■ WHAT THE TASK REQUIRES ■
An exact repetition of the records is required. Leave nothing out.

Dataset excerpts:
========================
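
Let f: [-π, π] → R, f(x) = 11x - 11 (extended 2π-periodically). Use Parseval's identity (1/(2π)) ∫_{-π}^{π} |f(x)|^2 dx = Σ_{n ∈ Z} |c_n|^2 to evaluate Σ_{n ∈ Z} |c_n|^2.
Σ |c_n|^2 = 121π^2/3 + 121

Expand and integrate term by term over [-π, π]:
  ∫ (11x)^2 dx = 121·(2π^3/3); ∫ 2·11·(-11)·x dx = 0 (odd integrand); ∫ (-11)^2 dx = 121·2π.
So (1/(2π)) ∫_{-π}^{π} (11x - 11)^2 dx = 121π^2/3 + 121 = 121π^2/3 + 121.
Parseval ⇒ Σ |c_n|^2 = 121π^2/3 + 121.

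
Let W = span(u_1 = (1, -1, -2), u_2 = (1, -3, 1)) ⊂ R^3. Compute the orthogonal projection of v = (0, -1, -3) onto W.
proj_W(v) = (63/62, -35/62, -84/31)

Set up U = [u_1 | ... | u_2] ∈ R^(3×2). The projector onto W = col(U) is P = U (U^T U)^(-1) U^T.
Compute U^T U =
  [6, 2]
  [2, 11],
and U^T v = (7, 0).
Solve U^T U · c = U^T v for the coefficients: c = (77/62, -7/31). The projection is proj_W(v) = U c.
Check: (v - proj_W(v)) · u_1 = 0  (should be 0).
Check: (v - proj_W(v)) · u_2 = 0  (should be 0).
Result: proj_W(v) = (63/62, -35/62, -84/31).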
========================
■ PROBLEM SOLUTION ■
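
Let f: [-π, π] → R, f(x) = 11x - 11 (extended 2π-periodically). Use Parseval's identity (1/(2π)) ∫_{-π}^{π} |f(x)|^2 dx = Σ_{n ∈ Z} |c_n|^2 to evaluate Σ_{n ∈ Z} |c_n|^2.
Σ |c_n|^2 = 121π^2/3 + 121

Expand and integrate term by term over [-π, π]:
  ∫ (11x)^2 dx = 121·(2π^3/3); ∫ 2·11·(-11)·x dx = 0 (odd integrand); ∫ (-11)^2 dx = 121·2π.
So (1/(2π)) ∫_{-π}^{π} (11x - 11)^2 dx = 121π^2/3 + 121 = 121π^2/3 + 121.
Parseval ⇒ Σ |c_n|^2 = 121π^2/3 + 121.

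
Let W = span(u_1 = (1, -1, -2), u_2 = (1, -3, 1)) ⊂ R^3. Compute the orthogonal projection of v = (0, -1, -3) onto W.
proj_W(v) = (63/62, -35/62, -84/31)

Set up U = [u_1 | ... | u_2] ∈ R^(3×2). The projector onto W = col(U) is P = U (U^T U)^(-1) U^T.
Compute U^T U =
  [6, 2]
  [2, 11],
and U^T v = (7, 0).
Solve U^T U · c = U^T v for the coefficients: c = (77/62, -7/31). The projection is proj_W(v) = U c.
Check: (v - proj_W(v)) · u_1 = 0  (should be 0).
Check: (v - proj_W(v)) · u_2 = 0  (should be 0).
Result: proj_W(v) = (63/62, -35/62, -84/31).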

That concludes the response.